Input data>
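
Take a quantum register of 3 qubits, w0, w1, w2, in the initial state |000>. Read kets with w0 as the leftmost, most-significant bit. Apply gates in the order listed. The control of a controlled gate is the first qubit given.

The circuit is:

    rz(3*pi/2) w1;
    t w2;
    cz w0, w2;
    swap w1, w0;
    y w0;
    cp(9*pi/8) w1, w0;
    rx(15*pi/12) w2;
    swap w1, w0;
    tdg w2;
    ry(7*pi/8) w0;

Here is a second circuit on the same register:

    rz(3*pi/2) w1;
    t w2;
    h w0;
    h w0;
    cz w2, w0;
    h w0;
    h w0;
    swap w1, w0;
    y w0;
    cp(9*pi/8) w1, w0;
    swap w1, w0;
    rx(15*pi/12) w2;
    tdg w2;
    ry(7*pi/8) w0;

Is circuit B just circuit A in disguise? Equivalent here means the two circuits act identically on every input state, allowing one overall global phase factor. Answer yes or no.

Yes — the two circuits implement the same unitary up to a global phase.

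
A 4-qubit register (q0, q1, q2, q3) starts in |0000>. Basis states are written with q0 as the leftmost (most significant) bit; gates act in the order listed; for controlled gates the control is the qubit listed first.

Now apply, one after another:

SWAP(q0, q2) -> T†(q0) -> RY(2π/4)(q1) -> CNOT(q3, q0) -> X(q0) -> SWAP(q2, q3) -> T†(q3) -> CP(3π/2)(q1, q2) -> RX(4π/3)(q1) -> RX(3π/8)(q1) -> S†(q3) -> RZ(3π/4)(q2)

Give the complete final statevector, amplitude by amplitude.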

Work order> Return every line of the preceding records in which the word "register" appears.

Response box>
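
Take a quantum register of 3 qubits, w0, w1, w2, in the initial state |000>. Read kets with w0 as the leftmost, most-significant bit. Apply gates in the order listed. The control of a controlled gate is the first qubit given.
Here is a second circuit on the same register:
A 4-qubit register (q0, q1, q2, q3) starts in |0000>. Basis states are written with q0 as the leftmost (most significant) bit; gates act in the order listed; for controlled gates the control is the qubit listed first.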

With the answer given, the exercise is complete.